» **WHAT IS BEING ASKED**
Please transcribe the data that follows, keeping every line exact.
++++ DATA UNDER STUDY ++++
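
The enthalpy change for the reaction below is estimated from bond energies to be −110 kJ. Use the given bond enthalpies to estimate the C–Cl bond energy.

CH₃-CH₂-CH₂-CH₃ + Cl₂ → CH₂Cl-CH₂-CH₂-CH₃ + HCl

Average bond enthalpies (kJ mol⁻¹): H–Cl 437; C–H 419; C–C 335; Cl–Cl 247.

D(C–Cl) ≈ 339 kJ/mol

Let D be the C–Cl bond energy.
Σ(broken) = 3×335 + 10×419 + 1×247 = 5442
Σ(formed) = 3×335 + 1×D + 9×419 + 1×437 = 5213 + D
ΔH = Σ(broken) − Σ(formed) = (5442) − (5213 + D) = +229 − D
Setting this equal to −110 kJ gives D = 339 kJ/mol.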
++++
» **OUTPUT**
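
The enthalpy change for the reaction below is estimated from bond energies to be −110 kJ. Use the given bond enthalpies to estimate the C–Cl bond energy.

CH₃-CH₂-CH₂-CH₃ + Cl₂ → CH₂Cl-CH₂-CH₂-CH₃ + HCl

Average bond enthalpies (kJ mol⁻¹): H–Cl 437; C–H 419; C–C 335; Cl–Cl 247.

D(C–Cl) ≈ 339 kJ/mol

Let D be the C–Cl bond energy.
Σ(broken) = 3×335 + 10×419 + 1×247 = 5442
Σ(formed) = 3×335 + 1×D + 9×419 + 1×437 = 5213 + D
ΔH = Σ(broken) − Σ(formed) = (5442) − (5213 + D) = +229 − D
Setting this equal to −110 kJ gives D = 339 kJ/mol.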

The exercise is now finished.